---------- Data ----------
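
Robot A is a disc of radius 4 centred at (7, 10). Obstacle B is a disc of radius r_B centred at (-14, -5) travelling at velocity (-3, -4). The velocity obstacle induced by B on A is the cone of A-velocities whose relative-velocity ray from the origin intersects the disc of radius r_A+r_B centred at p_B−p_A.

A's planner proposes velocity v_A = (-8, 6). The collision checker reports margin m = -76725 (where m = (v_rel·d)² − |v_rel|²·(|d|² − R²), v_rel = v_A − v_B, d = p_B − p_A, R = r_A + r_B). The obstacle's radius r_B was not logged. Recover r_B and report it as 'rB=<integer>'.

m = -76725
d = (-21, -15);  v_rel = (-5, 10),  |v_rel|² = 125
v_rel×d = (-5)·(-15) − (10)·(-21) = 285
since m = R²·125 − 285²:  R² = (81225 + -76725) / 125 = 36
R = √36 = 6  ⇒  r_B = 6 − 4 = 2

rB=2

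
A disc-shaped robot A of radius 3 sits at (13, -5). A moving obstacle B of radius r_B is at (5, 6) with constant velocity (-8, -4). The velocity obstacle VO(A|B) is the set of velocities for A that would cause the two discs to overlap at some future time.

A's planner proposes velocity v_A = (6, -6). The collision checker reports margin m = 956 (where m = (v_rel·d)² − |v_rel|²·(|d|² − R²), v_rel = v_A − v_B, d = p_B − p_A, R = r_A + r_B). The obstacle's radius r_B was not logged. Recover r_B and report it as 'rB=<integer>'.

m = 956
d = (-8, 11);  v_rel = (14, -2),  |v_rel|² = 200
v_rel×d = (14)·(11) − (-2)·(-8) = 138
since m = R²·200 − 138²:  R² = (19044 + 956) / 200 = 100
R = √100 = 10  ⇒  r_B = 10 − 3 = 7

rB=7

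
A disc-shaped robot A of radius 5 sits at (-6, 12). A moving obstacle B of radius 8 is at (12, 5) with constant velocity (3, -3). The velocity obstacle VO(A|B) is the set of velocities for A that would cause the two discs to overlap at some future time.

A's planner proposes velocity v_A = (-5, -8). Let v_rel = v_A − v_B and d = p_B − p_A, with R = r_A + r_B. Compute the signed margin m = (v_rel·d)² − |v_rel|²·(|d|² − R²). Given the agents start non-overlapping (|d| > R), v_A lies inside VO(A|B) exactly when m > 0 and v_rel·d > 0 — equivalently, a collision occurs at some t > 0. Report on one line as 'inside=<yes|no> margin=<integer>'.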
----------
- **What is needed**
Find every line in the records that uses the string "cause", then copy it.

- **Exercise result**
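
A disc-shaped robot A of radius 3 sits at (13, -5). A moving obstacle B of radius r_B is at (5, 6) with constant velocity (-8, -4). The velocity obstacle VO(A|B) is the set of velocities for A that would cause the two discs to overlap at some future time.
A disc-shaped robot A of radius 5 sits at (-6, 12). A moving obstacle B of radius 8 is at (12, 5) with constant velocity (3, -3). The velocity obstacle VO(A|B) is the set of velocities for A that would cause the two discs to overlap at some future time.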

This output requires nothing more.